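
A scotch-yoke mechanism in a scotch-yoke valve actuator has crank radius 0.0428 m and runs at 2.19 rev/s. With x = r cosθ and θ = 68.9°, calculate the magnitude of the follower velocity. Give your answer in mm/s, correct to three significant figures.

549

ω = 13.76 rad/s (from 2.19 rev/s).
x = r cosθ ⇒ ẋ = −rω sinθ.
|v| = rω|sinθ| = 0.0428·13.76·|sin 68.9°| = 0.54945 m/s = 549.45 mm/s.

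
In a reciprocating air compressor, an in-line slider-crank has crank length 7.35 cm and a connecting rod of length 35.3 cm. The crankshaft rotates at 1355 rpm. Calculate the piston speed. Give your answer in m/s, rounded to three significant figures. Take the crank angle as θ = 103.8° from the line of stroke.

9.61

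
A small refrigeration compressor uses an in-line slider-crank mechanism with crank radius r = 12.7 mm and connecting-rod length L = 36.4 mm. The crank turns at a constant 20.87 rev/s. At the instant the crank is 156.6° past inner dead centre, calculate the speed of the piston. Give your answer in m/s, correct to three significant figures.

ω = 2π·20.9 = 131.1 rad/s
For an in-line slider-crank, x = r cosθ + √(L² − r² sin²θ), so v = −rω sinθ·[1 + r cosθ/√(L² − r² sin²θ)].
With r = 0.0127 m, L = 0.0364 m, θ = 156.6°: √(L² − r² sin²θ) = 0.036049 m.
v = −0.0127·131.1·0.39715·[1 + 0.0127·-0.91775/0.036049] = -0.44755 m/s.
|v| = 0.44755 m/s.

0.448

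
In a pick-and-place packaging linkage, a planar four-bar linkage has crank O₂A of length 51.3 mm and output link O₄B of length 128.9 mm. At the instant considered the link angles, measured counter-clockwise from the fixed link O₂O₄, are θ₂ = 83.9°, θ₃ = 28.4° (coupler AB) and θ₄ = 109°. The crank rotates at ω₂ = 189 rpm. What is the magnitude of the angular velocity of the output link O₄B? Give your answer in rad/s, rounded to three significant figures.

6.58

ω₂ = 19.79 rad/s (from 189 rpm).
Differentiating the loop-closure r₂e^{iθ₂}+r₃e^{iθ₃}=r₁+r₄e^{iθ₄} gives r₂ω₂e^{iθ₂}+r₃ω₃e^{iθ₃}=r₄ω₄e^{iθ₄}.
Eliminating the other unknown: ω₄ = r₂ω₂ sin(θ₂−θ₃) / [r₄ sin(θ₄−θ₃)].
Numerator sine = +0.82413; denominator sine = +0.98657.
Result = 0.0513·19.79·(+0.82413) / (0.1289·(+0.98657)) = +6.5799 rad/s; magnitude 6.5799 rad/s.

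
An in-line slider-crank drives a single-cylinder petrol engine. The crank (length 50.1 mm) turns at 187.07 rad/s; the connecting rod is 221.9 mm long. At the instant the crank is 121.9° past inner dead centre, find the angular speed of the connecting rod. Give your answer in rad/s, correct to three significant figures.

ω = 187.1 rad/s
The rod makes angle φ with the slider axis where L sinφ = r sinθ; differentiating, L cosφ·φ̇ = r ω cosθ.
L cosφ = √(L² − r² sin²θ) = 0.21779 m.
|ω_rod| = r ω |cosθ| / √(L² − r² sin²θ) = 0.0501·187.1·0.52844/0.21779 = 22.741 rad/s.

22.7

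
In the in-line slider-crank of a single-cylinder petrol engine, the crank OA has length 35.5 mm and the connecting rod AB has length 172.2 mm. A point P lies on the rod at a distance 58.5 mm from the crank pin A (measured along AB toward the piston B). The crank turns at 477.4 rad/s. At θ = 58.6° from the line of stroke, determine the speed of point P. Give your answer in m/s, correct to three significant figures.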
----------
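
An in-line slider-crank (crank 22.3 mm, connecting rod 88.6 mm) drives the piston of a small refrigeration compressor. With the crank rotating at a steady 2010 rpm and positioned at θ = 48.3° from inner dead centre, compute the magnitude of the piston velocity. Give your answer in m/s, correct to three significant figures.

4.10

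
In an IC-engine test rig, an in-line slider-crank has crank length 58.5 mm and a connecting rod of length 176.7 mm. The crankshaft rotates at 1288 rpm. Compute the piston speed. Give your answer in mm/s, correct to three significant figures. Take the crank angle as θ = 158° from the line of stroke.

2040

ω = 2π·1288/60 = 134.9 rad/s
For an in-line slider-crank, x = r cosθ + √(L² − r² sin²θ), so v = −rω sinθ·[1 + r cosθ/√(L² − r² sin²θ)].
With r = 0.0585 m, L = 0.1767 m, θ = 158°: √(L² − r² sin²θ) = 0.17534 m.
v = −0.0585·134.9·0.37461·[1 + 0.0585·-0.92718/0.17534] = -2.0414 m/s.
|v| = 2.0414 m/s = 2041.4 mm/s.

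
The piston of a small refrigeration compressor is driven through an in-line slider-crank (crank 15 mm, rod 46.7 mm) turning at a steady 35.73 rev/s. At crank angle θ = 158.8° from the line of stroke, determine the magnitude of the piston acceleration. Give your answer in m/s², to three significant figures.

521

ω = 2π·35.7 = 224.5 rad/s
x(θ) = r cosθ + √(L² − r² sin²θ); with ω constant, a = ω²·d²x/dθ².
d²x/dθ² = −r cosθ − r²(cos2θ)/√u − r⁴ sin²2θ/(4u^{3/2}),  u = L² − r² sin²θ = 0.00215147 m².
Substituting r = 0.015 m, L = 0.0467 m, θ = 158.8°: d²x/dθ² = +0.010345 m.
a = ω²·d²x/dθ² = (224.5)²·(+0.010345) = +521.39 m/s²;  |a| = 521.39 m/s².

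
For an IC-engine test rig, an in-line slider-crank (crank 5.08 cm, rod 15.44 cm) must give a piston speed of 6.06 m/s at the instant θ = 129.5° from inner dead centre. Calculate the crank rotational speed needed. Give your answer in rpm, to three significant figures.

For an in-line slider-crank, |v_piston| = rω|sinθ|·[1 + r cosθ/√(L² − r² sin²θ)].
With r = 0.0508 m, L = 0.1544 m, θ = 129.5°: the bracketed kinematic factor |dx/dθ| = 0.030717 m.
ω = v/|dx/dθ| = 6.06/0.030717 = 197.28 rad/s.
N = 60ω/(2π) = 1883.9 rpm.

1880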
----------
== Your task ==
Produce a word-for-word copy of everything above from the line holding "In a pick-and-place" down to the line holding "In the in-line", with both of those lines kept.

== Written response ==
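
In a pick-and-place packaging linkage, a planar four-bar linkage has crank O₂A of length 51.3 mm and output link O₄B of length 128.9 mm. At the instant considered the link angles, measured counter-clockwise from the fixed link O₂O₄, are θ₂ = 83.9°, θ₃ = 28.4° (coupler AB) and θ₄ = 109°. The crank rotates at ω₂ = 189 rpm. What is the magnitude of the angular velocity of the output link O₄B? Give your answer in rad/s, rounded to three significant figures.

6.58

ω₂ = 19.79 rad/s (from 189 rpm).
Differentiating the loop-closure r₂e^{iθ₂}+r₃e^{iθ₃}=r₁+r₄e^{iθ₄} gives r₂ω₂e^{iθ₂}+r₃ω₃e^{iθ₃}=r₄ω₄e^{iθ₄}.
Eliminating the other unknown: ω₄ = r₂ω₂ sin(θ₂−θ₃) / [r₄ sin(θ₄−θ₃)].
Numerator sine = +0.82413; denominator sine = +0.98657.
Result = 0.0513·19.79·(+0.82413) / (0.1289·(+0.98657)) = +6.5799 rad/s; magnitude 6.5799 rad/s.

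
An in-line slider-crank drives a single-cylinder petrol engine. The crank (length 50.1 mm) turns at 187.07 rad/s; the connecting rod is 221.9 mm long. At the instant the crank is 121.9° past inner dead centre, find the angular speed of the connecting rod. Give your answer in rad/s, correct to three significant figures.

ω = 187.1 rad/s
The rod makes angle φ with the slider axis where L sinφ = r sinθ; differentiating, L cosφ·φ̇ = r ω cosθ.
L cosφ = √(L² − r² sin²θ) = 0.21779 m.
|ω_rod| = r ω |cosθ| / √(L² − r² sin²θ) = 0.0501·187.1·0.52844/0.21779 = 22.741 rad/s.

22.7

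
In the in-line slider-crank of a single-cylinder petrol engine, the crank OA has length 35.5 mm and the connecting rod AB has length 172.2 mm. A point P lies on the rod at a distance 58.5 mm from the crank pin A (measured along AB toward the piston B). The crank turns at 477.4 rad/s. At θ = 58.6° from the line of stroke, determine the speed of point P. Give your answer in m/s, correct to three significant figures.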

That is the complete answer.